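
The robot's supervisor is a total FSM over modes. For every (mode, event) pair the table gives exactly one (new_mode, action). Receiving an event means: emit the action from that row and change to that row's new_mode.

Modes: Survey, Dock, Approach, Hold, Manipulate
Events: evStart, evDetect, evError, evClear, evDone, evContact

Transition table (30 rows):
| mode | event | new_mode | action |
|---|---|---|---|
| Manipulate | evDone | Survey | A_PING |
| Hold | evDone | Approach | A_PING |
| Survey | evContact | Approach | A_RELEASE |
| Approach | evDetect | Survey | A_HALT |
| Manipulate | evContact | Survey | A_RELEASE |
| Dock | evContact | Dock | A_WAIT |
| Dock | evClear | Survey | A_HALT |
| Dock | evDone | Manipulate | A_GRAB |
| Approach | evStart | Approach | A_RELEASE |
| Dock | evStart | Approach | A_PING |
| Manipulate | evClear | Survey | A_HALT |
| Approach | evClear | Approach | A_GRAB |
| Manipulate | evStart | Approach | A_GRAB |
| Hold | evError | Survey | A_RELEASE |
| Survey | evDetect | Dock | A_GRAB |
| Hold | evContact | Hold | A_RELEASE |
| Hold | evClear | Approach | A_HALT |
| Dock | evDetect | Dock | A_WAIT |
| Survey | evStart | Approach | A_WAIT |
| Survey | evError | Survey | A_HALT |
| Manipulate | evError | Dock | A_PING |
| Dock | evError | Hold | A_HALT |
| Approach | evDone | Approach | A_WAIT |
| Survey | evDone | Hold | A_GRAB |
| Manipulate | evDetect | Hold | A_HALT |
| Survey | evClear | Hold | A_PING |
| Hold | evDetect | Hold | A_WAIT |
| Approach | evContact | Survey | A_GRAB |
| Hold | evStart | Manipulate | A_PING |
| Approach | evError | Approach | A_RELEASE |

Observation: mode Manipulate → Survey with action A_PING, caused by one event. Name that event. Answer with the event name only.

evDone

try evStart: (Manipulate, evStart) → (Approach, A_GRAB)
try evDetect: (Manipulate, evDetect) → (Hold, A_HALT)
try evError: (Manipulate, evError) → (Dock, A_PING)
try evClear: (Manipulate, evClear) → (Survey, A_HALT)
try evDone: (Manipulate, evDone) → (Survey, A_PING)  ← matches
try evContact: (Manipulate, evContact) → (Survey, A_RELEASE)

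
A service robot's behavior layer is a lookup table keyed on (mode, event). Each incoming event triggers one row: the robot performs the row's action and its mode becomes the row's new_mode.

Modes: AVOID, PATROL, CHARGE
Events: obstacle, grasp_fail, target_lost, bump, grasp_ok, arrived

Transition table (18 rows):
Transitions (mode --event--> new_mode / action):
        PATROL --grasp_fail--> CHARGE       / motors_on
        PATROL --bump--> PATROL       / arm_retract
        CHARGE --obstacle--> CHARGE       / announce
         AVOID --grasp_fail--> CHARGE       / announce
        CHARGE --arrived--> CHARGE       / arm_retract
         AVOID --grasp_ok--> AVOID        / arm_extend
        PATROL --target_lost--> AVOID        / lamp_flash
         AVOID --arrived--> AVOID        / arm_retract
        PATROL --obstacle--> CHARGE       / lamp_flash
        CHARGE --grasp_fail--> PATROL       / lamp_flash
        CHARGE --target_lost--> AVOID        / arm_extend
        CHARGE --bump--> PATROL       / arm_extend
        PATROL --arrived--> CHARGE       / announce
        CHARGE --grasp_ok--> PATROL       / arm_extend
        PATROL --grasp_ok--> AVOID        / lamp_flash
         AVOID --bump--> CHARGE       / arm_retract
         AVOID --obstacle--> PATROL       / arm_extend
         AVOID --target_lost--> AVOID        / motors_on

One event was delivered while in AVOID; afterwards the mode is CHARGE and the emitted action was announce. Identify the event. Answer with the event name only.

try obstacle: (AVOID, obstacle) → (PATROL, arm_extend)
try grasp_fail: (AVOID, grasp_fail) → (CHARGE, announce)  ← matches
try target_lost: (AVOID, target_lost) → (AVOID, motors_on)
try bump: (AVOID, bump) → (CHARGE, arm_retract)
try grasp_ok: (AVOID, grasp_ok) → (AVOID, arm_extend)
try arrived: (AVOID, arrived) → (AVOID, arm_retract)

grasp_fail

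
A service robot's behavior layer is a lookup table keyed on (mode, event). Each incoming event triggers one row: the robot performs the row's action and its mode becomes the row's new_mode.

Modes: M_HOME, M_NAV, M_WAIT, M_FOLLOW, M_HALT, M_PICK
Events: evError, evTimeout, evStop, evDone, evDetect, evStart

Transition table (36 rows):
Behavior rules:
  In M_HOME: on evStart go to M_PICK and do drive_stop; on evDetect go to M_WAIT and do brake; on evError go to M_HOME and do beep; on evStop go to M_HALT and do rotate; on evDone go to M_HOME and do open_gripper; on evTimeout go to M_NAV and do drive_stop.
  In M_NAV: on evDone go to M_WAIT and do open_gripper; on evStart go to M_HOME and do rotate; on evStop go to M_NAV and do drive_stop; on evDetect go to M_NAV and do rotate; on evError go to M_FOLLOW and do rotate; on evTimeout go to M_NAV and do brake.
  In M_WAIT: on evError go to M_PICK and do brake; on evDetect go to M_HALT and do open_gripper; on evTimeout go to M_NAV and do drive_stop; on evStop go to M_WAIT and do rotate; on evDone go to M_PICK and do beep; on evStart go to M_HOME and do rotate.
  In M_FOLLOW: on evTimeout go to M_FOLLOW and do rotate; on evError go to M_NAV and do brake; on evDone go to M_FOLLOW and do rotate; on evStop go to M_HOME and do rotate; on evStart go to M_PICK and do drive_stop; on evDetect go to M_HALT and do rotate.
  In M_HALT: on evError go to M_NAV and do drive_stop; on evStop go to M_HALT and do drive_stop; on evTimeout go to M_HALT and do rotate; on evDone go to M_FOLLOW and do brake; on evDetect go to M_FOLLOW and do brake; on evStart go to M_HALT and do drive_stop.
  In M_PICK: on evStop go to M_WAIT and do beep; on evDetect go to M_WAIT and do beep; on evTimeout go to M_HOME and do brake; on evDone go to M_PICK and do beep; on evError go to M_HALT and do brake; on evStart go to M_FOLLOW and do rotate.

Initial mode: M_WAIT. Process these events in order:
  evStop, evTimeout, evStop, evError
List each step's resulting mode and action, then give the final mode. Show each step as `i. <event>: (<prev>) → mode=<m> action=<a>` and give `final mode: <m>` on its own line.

1. evStop: (M_WAIT) → mode=M_WAIT action=rotate
2. evTimeout: (M_WAIT) → mode=M_NAV action=drive_stop
3. evStop: (M_NAV) → mode=M_NAV action=drive_stop
4. evError: (M_NAV) → mode=M_FOLLOW action=rotate

final mode: M_FOLLOW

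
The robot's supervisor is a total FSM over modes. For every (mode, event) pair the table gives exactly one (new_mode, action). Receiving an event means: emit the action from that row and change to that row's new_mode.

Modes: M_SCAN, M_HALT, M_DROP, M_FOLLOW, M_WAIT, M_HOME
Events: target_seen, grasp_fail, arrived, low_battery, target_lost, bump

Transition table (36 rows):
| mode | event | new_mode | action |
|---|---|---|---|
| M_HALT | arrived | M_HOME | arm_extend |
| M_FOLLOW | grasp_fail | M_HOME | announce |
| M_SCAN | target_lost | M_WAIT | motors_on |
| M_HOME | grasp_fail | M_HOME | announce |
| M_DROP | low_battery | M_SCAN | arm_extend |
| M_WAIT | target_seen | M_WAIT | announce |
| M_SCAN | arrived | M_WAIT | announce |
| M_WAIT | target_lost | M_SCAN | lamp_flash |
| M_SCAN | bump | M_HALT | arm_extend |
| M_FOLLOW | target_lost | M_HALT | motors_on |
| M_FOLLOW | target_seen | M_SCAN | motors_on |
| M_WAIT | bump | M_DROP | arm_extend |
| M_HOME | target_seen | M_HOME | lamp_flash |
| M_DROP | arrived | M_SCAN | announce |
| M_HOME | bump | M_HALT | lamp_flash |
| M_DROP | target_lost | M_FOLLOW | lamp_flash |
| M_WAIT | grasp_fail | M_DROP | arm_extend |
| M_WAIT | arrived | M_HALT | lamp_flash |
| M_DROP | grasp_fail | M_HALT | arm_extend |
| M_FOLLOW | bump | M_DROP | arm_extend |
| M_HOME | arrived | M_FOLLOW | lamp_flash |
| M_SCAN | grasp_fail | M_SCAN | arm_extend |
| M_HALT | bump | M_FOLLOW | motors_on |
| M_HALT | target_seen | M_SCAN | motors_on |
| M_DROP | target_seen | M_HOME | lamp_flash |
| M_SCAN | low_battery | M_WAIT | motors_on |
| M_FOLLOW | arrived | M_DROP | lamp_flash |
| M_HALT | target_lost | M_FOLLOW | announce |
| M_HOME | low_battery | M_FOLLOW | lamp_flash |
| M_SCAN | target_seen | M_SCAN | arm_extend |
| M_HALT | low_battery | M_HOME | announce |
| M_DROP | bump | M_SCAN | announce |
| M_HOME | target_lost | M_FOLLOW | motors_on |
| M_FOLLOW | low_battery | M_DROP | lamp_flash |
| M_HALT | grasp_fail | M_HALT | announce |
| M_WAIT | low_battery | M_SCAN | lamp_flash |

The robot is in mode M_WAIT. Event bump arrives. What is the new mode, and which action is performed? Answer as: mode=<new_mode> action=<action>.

mode=M_DROP action=arm_extend

current mode = M_WAIT; filter table to that mode:
  (M_WAIT, target_seen) → (M_WAIT, announce)
  (M_WAIT, target_lost) → (M_SCAN, lamp_flash)
  (M_WAIT, bump) → (M_DROP, arm_extend)  ← event matches
  (M_WAIT, grasp_fail) → (M_DROP, arm_extend)
  (M_WAIT, arrived) → (M_HALT, lamp_flash)
  (M_WAIT, low_battery) → (M_SCAN, lamp_flash)
event = bump selects (M_DROP, arm_extend)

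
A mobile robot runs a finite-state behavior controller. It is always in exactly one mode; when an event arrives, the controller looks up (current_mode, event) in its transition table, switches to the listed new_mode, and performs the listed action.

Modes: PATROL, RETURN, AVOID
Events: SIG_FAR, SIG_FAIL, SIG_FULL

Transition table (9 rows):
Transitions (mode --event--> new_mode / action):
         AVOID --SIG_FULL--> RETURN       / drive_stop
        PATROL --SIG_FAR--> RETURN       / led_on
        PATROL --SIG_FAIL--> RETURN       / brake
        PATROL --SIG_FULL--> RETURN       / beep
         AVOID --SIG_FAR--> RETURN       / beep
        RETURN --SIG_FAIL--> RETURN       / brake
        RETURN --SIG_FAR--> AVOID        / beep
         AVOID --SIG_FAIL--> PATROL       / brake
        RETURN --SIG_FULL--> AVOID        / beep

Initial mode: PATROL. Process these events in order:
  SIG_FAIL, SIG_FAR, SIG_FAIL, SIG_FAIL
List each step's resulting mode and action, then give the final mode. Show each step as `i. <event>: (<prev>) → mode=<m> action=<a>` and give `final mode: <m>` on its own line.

1. SIG_FAIL: (PATROL) → mode=RETURN action=brake
2. SIG_FAR: (RETURN) → mode=AVOID action=beep
3. SIG_FAIL: (AVOID) → mode=PATROL action=brake
4. SIG_FAIL: (PATROL) → mode=RETURN action=brake

final mode: RETURN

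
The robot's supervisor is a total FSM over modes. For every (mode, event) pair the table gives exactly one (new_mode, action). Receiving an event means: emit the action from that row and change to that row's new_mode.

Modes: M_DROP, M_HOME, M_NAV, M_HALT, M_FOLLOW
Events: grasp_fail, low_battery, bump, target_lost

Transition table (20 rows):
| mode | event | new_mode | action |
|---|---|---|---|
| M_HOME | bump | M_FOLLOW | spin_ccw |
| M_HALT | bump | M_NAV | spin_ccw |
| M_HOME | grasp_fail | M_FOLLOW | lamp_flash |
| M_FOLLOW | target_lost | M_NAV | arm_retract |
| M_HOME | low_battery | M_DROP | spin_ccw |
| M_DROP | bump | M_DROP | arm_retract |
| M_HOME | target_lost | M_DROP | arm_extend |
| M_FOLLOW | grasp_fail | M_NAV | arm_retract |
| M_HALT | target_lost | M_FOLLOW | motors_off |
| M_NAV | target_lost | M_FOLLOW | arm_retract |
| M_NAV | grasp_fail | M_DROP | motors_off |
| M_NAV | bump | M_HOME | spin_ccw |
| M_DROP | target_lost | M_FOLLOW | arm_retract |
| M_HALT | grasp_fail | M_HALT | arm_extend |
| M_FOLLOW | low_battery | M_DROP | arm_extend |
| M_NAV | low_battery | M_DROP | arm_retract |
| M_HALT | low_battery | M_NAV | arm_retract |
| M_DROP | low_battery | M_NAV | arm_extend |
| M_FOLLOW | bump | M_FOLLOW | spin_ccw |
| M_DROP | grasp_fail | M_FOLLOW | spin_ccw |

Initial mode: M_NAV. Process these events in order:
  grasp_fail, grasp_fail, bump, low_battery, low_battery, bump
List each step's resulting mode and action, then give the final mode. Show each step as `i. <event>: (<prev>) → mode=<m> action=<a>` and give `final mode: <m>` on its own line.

final mode: M_HOME

1. grasp_fail: (M_NAV) → mode=M_DROP action=motors_off
2. grasp_fail: (M_DROP) → mode=M_FOLLOW action=spin_ccw
3. bump: (M_FOLLOW) → mode=M_FOLLOW action=spin_ccw
4. low_battery: (M_FOLLOW) → mode=M_DROP action=arm_extend
5. low_battery: (M_DROP) → mode=M_NAV action=arm_extend
6. bump: (M_NAV) → mode=M_HOME action=spin_ccw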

::::

▶ [What to do]: Across the entries above, work out how many lines hold "Initial". The answer is that number alone.

▶ [Your solution]: 3